▸ **Exercise materials**:
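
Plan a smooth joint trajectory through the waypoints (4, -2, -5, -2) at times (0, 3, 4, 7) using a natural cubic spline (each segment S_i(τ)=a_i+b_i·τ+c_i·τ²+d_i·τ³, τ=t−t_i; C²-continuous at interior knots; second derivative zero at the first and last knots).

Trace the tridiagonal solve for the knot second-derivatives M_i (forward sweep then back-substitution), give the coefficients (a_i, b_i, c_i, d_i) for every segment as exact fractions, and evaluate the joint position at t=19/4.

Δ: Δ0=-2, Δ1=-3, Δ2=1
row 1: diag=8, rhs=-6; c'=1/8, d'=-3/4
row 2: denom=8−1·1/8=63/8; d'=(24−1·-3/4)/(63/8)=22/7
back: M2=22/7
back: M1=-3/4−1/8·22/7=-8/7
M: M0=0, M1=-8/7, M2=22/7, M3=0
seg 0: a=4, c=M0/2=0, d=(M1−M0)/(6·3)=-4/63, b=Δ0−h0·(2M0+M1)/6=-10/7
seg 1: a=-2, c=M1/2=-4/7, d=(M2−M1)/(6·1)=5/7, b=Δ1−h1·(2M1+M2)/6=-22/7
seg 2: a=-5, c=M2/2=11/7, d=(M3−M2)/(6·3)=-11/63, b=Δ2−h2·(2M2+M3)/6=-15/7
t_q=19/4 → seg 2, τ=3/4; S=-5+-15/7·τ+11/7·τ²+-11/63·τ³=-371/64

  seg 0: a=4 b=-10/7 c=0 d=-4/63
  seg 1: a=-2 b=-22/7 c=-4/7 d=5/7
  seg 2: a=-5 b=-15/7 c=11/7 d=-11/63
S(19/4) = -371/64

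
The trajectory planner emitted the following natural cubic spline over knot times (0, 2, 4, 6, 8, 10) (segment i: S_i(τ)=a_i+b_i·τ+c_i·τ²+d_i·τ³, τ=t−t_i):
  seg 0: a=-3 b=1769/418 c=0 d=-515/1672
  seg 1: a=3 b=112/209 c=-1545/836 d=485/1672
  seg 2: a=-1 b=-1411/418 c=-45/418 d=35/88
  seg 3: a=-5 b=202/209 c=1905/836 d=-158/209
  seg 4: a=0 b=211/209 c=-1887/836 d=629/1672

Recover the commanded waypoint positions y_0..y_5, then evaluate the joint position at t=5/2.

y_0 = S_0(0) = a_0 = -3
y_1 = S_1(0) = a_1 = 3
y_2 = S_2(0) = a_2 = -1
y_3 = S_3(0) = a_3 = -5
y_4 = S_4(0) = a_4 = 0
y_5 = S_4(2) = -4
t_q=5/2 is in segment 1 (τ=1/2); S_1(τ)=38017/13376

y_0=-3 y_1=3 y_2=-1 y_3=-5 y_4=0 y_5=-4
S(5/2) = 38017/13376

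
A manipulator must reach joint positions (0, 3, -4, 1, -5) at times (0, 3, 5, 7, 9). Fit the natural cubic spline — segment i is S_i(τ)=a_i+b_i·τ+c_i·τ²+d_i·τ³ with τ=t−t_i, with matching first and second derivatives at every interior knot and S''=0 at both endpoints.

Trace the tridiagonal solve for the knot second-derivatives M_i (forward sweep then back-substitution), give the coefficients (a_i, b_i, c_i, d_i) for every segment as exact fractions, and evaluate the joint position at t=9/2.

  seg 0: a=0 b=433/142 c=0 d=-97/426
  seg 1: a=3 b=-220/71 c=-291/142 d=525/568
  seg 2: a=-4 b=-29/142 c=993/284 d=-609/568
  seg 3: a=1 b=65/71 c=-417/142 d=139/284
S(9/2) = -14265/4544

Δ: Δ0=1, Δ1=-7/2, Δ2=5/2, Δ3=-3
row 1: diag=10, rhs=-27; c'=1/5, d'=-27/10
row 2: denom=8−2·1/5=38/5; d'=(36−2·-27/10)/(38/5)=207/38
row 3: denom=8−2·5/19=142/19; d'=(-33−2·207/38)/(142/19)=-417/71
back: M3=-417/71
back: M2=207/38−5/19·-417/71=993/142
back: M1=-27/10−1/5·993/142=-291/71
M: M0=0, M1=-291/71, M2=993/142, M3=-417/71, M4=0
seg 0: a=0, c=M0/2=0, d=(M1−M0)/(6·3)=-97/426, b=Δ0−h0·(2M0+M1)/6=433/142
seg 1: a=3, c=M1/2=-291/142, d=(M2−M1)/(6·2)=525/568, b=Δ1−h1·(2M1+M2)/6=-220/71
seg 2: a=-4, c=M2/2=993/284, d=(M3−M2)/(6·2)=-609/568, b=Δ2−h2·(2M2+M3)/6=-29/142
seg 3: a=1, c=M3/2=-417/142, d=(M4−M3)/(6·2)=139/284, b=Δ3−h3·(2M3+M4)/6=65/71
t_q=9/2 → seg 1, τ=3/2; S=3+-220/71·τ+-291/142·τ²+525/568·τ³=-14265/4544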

==

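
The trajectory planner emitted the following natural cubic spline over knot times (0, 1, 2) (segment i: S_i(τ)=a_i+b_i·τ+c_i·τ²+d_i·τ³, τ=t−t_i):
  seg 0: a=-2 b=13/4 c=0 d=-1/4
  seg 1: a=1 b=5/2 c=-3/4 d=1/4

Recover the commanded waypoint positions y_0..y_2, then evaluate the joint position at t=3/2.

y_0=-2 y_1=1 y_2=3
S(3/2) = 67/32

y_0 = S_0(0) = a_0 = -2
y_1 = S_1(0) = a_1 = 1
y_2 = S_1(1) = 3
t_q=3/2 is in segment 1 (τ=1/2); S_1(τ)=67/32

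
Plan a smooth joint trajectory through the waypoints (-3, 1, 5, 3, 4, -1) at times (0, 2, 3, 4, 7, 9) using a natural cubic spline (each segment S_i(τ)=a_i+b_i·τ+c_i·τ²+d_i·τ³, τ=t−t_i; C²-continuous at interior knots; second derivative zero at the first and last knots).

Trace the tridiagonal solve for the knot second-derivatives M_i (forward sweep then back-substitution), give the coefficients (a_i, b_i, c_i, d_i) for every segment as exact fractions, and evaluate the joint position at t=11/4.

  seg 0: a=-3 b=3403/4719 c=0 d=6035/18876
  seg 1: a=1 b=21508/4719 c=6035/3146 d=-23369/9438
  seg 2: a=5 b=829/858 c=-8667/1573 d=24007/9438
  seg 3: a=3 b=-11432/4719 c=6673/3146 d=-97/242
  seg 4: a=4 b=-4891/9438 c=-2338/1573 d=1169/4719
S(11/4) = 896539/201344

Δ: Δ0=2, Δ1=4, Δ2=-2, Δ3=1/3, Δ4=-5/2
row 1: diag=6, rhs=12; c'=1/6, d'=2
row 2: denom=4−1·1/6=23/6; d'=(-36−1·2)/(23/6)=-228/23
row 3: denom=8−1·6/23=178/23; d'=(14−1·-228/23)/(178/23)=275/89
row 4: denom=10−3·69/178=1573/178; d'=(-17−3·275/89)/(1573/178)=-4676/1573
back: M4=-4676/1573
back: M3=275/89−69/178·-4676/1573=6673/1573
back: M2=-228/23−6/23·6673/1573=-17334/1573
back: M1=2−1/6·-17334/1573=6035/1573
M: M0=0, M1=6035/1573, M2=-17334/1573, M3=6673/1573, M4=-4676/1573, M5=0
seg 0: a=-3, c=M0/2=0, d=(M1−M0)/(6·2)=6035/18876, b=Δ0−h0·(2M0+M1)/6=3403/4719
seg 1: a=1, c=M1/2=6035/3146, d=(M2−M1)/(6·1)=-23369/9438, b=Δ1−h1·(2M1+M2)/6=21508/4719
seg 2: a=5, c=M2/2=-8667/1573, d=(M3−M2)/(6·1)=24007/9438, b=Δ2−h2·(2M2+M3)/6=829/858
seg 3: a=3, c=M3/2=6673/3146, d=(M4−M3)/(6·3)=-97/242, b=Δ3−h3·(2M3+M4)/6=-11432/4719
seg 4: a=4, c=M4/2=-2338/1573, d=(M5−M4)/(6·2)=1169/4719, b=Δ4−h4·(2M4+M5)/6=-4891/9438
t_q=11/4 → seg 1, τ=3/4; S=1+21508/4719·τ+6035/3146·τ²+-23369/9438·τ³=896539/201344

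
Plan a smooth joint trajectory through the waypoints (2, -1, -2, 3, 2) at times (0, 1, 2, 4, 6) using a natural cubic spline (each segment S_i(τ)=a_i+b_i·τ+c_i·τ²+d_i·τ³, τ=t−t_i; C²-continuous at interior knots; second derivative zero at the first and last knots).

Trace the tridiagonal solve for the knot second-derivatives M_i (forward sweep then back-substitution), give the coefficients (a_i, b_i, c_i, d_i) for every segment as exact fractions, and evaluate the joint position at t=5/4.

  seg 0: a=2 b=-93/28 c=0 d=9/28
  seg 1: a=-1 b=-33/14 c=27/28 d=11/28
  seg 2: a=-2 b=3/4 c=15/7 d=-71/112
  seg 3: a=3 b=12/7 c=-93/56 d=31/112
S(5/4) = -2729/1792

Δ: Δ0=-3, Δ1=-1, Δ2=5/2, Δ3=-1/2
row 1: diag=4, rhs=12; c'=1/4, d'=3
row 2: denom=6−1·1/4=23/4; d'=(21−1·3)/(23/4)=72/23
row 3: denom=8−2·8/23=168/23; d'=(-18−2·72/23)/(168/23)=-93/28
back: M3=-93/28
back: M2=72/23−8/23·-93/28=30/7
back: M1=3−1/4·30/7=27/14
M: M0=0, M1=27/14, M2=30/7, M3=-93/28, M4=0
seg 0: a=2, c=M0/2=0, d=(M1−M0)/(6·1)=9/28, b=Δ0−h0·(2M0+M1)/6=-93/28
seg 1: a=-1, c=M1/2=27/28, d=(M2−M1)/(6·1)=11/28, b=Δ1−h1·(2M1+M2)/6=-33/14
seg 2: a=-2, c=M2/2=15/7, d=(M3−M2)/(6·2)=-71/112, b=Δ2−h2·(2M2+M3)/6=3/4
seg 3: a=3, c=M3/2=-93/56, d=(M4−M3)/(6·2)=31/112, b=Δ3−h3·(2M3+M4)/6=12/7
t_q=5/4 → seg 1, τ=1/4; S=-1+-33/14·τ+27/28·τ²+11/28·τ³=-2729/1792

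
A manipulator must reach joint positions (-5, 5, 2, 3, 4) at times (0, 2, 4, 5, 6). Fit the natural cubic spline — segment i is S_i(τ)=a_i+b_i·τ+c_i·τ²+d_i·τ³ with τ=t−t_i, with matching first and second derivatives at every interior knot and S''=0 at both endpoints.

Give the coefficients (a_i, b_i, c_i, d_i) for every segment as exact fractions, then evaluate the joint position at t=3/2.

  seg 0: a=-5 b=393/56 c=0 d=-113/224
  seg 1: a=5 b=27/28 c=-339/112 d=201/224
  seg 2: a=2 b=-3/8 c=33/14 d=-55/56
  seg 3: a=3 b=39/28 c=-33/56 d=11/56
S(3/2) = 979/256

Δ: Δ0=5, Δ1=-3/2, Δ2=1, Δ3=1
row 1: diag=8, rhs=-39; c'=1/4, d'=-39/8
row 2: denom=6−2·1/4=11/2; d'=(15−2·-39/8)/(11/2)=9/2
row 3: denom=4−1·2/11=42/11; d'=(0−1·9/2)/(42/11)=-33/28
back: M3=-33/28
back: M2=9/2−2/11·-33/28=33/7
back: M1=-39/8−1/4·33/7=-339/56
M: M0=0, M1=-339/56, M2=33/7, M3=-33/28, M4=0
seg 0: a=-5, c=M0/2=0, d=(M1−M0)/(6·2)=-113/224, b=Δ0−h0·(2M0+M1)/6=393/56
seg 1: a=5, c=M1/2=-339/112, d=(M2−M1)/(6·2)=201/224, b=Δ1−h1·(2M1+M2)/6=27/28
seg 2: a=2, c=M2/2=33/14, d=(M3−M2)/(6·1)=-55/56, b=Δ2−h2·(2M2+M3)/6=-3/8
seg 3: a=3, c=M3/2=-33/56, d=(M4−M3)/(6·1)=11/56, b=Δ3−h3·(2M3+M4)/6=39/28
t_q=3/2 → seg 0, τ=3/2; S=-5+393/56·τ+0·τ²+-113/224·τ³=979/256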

▸ **What you need to do**: In the entries above, find each line with "planner" and copy it.

▸ **Solution for this exercise**:
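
The trajectory planner emitted the following natural cubic spline over knot times (0, 2, 4, 6, 8, 10) (segment i: S_i(τ)=a_i+b_i·τ+c_i·τ²+d_i·τ³, τ=t−t_i):
The trajectory planner emitted the following natural cubic spline over knot times (0, 1, 2) (segment i: S_i(τ)=a_i+b_i·τ+c_i·τ²+d_i·τ³, τ=t−t_i):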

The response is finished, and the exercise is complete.